Go through the data below and return each line containing the word "most".
___
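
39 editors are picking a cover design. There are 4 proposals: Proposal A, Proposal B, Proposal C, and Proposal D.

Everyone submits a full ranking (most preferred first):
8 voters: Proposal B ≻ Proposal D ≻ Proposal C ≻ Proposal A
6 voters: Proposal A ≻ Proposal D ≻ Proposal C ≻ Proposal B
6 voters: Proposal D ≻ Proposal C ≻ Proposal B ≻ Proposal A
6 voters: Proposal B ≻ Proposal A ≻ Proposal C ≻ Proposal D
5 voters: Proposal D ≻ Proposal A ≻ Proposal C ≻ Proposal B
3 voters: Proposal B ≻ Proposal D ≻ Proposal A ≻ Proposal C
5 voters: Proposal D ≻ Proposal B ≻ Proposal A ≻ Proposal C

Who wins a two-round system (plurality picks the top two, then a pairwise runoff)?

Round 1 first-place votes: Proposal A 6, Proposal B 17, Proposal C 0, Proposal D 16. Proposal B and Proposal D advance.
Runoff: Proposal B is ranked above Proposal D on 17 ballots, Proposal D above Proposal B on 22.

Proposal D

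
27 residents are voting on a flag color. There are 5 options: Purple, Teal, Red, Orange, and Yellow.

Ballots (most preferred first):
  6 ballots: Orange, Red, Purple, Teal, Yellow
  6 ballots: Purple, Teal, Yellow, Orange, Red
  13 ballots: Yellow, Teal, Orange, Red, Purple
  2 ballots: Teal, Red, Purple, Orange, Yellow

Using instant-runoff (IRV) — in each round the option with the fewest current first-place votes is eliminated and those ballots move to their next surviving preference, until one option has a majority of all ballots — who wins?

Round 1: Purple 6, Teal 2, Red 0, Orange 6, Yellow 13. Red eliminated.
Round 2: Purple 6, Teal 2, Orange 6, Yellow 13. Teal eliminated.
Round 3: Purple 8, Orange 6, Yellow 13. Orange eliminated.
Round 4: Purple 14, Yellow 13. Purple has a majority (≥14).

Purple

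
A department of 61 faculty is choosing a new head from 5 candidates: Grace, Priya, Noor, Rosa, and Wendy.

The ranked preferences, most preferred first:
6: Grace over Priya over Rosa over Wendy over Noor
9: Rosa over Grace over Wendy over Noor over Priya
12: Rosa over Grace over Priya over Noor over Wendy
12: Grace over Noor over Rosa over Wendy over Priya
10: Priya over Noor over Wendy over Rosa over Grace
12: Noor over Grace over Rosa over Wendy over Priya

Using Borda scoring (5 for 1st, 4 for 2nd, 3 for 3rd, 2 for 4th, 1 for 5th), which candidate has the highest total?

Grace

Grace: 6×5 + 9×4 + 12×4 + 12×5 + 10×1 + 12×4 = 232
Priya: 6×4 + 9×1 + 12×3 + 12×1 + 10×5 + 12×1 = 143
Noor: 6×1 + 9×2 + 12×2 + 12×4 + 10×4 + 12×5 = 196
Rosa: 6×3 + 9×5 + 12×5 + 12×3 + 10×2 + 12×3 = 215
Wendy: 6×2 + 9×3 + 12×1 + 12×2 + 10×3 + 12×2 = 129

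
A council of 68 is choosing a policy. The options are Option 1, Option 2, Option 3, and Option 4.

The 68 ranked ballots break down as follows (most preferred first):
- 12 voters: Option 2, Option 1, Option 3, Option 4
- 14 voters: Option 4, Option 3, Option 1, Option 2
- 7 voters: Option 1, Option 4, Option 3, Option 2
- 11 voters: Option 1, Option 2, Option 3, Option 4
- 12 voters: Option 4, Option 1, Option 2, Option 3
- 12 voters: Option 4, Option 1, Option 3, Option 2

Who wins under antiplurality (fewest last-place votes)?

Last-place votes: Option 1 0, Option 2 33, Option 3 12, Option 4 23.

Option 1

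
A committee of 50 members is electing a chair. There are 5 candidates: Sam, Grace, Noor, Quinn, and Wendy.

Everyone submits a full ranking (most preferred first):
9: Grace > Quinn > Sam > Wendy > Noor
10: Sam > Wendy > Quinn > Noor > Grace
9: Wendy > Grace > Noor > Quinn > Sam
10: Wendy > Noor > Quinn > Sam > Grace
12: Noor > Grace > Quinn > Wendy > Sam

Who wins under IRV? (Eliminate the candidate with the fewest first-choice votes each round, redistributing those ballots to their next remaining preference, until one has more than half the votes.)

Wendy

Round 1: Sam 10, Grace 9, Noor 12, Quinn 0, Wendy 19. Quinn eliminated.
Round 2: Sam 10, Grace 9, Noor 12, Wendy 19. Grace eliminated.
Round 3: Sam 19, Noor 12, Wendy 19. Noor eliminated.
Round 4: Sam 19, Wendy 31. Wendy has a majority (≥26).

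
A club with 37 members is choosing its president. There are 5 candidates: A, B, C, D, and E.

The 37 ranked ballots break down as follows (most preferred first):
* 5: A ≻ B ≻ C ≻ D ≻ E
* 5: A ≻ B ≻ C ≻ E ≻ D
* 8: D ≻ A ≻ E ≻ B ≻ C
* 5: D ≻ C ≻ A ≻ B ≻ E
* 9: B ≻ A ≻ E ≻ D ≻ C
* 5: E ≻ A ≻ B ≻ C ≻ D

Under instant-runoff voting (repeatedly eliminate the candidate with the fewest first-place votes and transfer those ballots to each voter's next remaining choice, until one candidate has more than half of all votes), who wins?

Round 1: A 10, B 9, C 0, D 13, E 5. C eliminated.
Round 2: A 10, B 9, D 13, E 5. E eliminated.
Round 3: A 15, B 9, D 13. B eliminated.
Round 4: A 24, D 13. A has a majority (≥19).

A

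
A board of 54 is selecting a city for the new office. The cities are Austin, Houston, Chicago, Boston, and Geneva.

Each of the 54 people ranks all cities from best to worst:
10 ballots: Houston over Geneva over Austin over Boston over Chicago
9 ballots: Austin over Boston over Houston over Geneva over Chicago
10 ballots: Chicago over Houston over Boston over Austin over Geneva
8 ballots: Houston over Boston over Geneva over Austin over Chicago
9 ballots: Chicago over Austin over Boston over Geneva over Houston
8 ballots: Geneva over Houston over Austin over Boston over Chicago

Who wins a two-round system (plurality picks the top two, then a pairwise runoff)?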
___
**Solution to this problem:**
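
Everyone submits a full ranking (most preferred first):
Ballots (most preferred first):
The ranked preferences, most preferred first:
The 68 ranked ballots break down as follows (most preferred first):
Everyone submits a full ranking (most preferred first):
The 37 ranked ballots break down as follows (most preferred first):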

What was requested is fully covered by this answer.